Task details:
Give the number of lines in the records below that contain the word "sample". State only that number.

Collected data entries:

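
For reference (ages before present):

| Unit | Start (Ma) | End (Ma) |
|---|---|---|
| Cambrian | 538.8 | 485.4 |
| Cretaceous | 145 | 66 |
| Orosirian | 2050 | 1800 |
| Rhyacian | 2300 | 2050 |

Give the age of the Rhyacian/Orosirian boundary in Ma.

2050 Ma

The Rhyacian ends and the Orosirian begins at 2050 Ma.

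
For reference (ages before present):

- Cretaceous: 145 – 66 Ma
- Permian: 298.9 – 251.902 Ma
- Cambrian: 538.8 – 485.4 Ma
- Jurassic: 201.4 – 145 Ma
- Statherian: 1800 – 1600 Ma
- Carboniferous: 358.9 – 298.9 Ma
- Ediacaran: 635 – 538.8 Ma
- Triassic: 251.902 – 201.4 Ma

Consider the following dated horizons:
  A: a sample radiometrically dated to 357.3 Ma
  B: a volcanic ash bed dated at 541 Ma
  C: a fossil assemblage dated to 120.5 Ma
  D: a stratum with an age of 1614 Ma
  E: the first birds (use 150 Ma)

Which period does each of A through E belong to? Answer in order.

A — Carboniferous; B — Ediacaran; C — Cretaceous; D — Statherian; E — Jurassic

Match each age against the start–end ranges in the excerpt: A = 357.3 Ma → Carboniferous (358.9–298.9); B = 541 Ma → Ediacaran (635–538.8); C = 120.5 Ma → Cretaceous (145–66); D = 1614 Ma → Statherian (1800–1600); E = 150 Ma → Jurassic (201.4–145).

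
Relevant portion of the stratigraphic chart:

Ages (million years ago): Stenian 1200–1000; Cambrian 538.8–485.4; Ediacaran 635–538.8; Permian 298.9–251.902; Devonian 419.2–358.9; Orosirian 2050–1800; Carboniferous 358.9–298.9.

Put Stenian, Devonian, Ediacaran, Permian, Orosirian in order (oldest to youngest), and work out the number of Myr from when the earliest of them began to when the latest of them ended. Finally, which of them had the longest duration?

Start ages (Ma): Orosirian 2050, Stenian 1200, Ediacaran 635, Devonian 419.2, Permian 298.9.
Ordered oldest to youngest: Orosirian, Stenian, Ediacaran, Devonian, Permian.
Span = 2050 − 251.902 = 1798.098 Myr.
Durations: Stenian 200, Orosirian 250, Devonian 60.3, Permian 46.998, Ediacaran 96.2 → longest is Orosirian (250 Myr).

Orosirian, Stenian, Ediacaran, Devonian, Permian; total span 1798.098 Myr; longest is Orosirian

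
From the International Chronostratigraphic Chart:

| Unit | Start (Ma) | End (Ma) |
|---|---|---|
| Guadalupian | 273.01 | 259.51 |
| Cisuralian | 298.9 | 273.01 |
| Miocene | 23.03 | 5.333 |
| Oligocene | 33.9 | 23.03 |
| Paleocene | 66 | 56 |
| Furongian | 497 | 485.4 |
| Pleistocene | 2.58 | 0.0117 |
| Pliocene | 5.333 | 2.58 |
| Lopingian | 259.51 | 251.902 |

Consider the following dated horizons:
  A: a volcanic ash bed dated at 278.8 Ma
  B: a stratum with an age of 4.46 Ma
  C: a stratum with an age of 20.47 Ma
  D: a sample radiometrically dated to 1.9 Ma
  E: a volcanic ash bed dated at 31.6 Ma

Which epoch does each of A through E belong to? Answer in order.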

Answer below:
2